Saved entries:
□ □ □
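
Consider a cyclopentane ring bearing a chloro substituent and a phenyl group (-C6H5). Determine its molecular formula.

Atom tally by fragment:
  cyclopentane ring core → C:5 H:10
  (− 2 ring H displaced by substituents)
  + Cl → Cl:1
  + C6H5 → C:6 H:5
Element totals:
  C: 11
  H: 13
  Cl: 1

C11H13Cl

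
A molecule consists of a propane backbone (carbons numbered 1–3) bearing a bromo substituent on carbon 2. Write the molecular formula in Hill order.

Atom tally by fragment:
  CH3 → C:1 H:3
  CH(Br) → C:1 H:1 Br:1
  CH3 → C:1 H:3
Element totals:
  C: 3
  H: 7
  Br: 1

C3H7Br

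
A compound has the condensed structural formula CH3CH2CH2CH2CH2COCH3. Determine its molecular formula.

Element totals:
  C: 7
  H: 14
  O: 1

C7H14O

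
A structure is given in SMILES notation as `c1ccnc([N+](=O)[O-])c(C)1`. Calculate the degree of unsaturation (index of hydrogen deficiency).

5

Atom tally by fragment:
  pyridine ring core → C:5 H:5 N:1
  (− 2 ring H displaced by substituents)
  + NO2 → N:1 O:2
  + CH3 → C:1 H:3
Element totals:
  C: 6
  H: 6
  N: 2
  O: 2
Molecular formula: C6H6N2O2.
DoU = (2C + 2 + N − H − X) / 2 = (2·6 + 2 + 2 − 6 − 0) / 2 = 5.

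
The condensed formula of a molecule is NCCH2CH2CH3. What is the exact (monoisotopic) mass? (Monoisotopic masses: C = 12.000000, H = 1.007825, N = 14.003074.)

69.0578

Element totals:
  C: 4
  H: 7
  N: 1
Molecular formula: C4H7N.
  M = 4(12.0) + 7(1.007825) + 14.003074
    = 48.000000 + 7.054775 + 14.003074 = 69.057849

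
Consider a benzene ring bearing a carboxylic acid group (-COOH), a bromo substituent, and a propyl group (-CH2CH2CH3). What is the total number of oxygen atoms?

2

Atom tally by fragment:
  benzene ring core → C:6 H:6
  (− 3 ring H displaced by substituents)
  + COOH → C:1 H:1 O:2
  + Br → Br:1
  + CH2CH2CH3 → C:3 H:7
Element totals:
  C: 10
  H: 11
  Br: 1
  O: 2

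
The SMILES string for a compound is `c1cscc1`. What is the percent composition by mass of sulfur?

Atom tally by fragment:
  thiophene ring core → C:4 H:4 S:1
Element totals:
  C: 4
  H: 4
  S: 1
Molecular formula: C4H4S.
Molar mass = 84.136 g/mol.
Mass from S: 1 × 32.06 = 32.060 g/mol.
%S = 32.060 / 84.136 × 100 = 38.10%.

38.10%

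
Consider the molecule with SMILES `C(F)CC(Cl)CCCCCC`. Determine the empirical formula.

C9H18ClF

Atom tally by fragment:
  FCH2 → C:1 H:2 F:1
  CH2 → C:1 H:2
  CH(Cl) → C:1 H:1 Cl:1
  CH2 → C:1 H:2
  CH2 → C:1 H:2
  CH2 → C:1 H:2
  CH2 → C:1 H:2
  CH2 → C:1 H:2
  CH3 → C:1 H:3
Element totals:
  C: 9
  H: 18
  Cl: 1
  F: 1
Molecular formula: C9H18ClF.
gcd of subscripts (9, 1, 1, 18) = 1, so the empirical formula equals the molecular formula.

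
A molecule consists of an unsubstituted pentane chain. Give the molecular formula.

C5H12

Atom tally by fragment:
  CH3 → C:1 H:3
  CH2 → C:1 H:2
  CH2 → C:1 H:2
  CH2 → C:1 H:2
  CH3 → C:1 H:3
Element totals:
  C: 5
  H: 12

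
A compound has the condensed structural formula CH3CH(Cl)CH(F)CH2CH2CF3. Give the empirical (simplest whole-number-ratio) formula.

C6H9ClF4

Atom tally by fragment:
  CH3 → C:1 H:3
  CH(Cl) → C:1 H:1 Cl:1
  CH(F) → C:1 H:1 F:1
  CH2 → C:1 H:2
  CH2CF3 → C:2 H:2 F:3
Element totals:
  C: 6
  H: 9
  Cl: 1
  F: 4
Molecular formula: C6H9ClF4.
gcd of subscripts (6, 1, 4, 9) = 1, so the empirical formula equals the molecular formula.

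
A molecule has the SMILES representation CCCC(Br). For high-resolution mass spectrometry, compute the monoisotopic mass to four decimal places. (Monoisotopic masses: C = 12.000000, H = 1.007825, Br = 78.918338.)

Atom tally by fragment:
  CH3 → C:1 H:3
  CH2 → C:1 H:2
  CH2 → C:1 H:2
  CH2Br → C:1 H:2 Br:1
Element totals:
  C: 4
  H: 9
  Br: 1
Molecular formula: C4H9Br.
  M = 4(12.0) + 9(1.007825) + 78.918338
    = 48.000000 + 9.070425 + 78.918338 = 135.988763

135.9888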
□ □ □
Task statement :: All the entries must be retyped exactly.

Solution to the exercise ::
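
Consider a cyclopentane ring bearing a chloro substituent and a phenyl group (-C6H5). Determine its molecular formula.

Atom tally by fragment:
  cyclopentane ring core → C:5 H:10
  (− 2 ring H displaced by substituents)
  + Cl → Cl:1
  + C6H5 → C:6 H:5
Element totals:
  C: 11
  H: 13
  Cl: 1

C11H13Cl

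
A molecule consists of a propane backbone (carbons numbered 1–3) bearing a bromo substituent on carbon 2. Write the molecular formula in Hill order.

Atom tally by fragment:
  CH3 → C:1 H:3
  CH(Br) → C:1 H:1 Br:1
  CH3 → C:1 H:3
Element totals:
  C: 3
  H: 7
  Br: 1

C3H7Br

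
A compound has the condensed structural formula CH3CH2CH2CH2CH2COCH3. Determine its molecular formula.

Element totals:
  C: 7
  H: 14
  O: 1

C7H14O

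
A structure is given in SMILES notation as `c1ccnc([N+](=O)[O-])c(C)1`. Calculate the degree of unsaturation (index of hydrogen deficiency).

5

Atom tally by fragment:
  pyridine ring core → C:5 H:5 N:1
  (− 2 ring H displaced by substituents)
  + NO2 → N:1 O:2
  + CH3 → C:1 H:3
Element totals:
  C: 6
  H: 6
  N: 2
  O: 2
Molecular formula: C6H6N2O2.
DoU = (2C + 2 + N − H − X) / 2 = (2·6 + 2 + 2 − 6 − 0) / 2 = 5.

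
The condensed formula of a molecule is NCCH2CH2CH3. What is the exact (monoisotopic) mass? (Monoisotopic masses: C = 12.000000, H = 1.007825, N = 14.003074.)

69.0578

Element totals:
  C: 4
  H: 7
  N: 1
Molecular formula: C4H7N.
  M = 4(12.0) + 7(1.007825) + 14.003074
    = 48.000000 + 7.054775 + 14.003074 = 69.057849

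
Consider a benzene ring bearing a carboxylic acid group (-COOH), a bromo substituent, and a propyl group (-CH2CH2CH3). What is the total number of oxygen atoms?

2

Atom tally by fragment:
  benzene ring core → C:6 H:6
  (− 3 ring H displaced by substituents)
  + COOH → C:1 H:1 O:2
  + Br → Br:1
  + CH2CH2CH3 → C:3 H:7
Element totals:
  C: 10
  H: 11
  Br: 1
  O: 2

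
The SMILES string for a compound is `c1cscc1`. What is the percent composition by mass of sulfur?

Atom tally by fragment:
  thiophene ring core → C:4 H:4 S:1
Element totals:
  C: 4
  H: 4
  S: 1
Molecular formula: C4H4S.
Molar mass = 84.136 g/mol.
Mass from S: 1 × 32.06 = 32.060 g/mol.
%S = 32.060 / 84.136 × 100 = 38.10%.

38.10%

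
Consider the molecule with SMILES `C(F)CC(Cl)CCCCCC`. Determine the empirical formula.

C9H18ClF

Atom tally by fragment:
  FCH2 → C:1 H:2 F:1
  CH2 → C:1 H:2
  CH(Cl) → C:1 H:1 Cl:1
  CH2 → C:1 H:2
  CH2 → C:1 H:2
  CH2 → C:1 H:2
  CH2 → C:1 H:2
  CH2 → C:1 H:2
  CH3 → C:1 H:3
Element totals:
  C: 9
  H: 18
  Cl: 1
  F: 1
Molecular formula: C9H18ClF.
gcd of subscripts (9, 1, 1, 18) = 1, so the empirical formula equals the molecular formula.

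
A molecule consists of an unsubstituted pentane chain. Give the molecular formula.

C5H12

Atom tally by fragment:
  CH3 → C:1 H:3
  CH2 → C:1 H:2
  CH2 → C:1 H:2
  CH2 → C:1 H:2
  CH3 → C:1 H:3
Element totals:
  C: 5
  H: 12

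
A compound has the condensed structural formula CH3CH(Cl)CH(F)CH2CH2CF3. Give the empirical (simplest whole-number-ratio) formula.

C6H9ClF4

Atom tally by fragment:
  CH3 → C:1 H:3
  CH(Cl) → C:1 H:1 Cl:1
  CH(F) → C:1 H:1 F:1
  CH2 → C:1 H:2
  CH2CF3 → C:2 H:2 F:3
Element totals:
  C: 6
  H: 9
  Cl: 1
  F: 4
Molecular formula: C6H9ClF4.
gcd of subscripts (6, 1, 4, 9) = 1, so the empirical formula equals the molecular formula.

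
A molecule has the SMILES representation CCCC(Br). For high-resolution mass spectrometry, compute the monoisotopic mass to four decimal places. (Monoisotopic masses: C = 12.000000, H = 1.007825, Br = 78.918338.)

Atom tally by fragment:
  CH3 → C:1 H:3
  CH2 → C:1 H:2
  CH2 → C:1 H:2
  CH2Br → C:1 H:2 Br:1
Element totals:
  C: 4
  H: 9
  Br: 1
Molecular formula: C4H9Br.
  M = 4(12.0) + 9(1.007825) + 78.918338
    = 48.000000 + 9.070425 + 78.918338 = 135.988763

135.9888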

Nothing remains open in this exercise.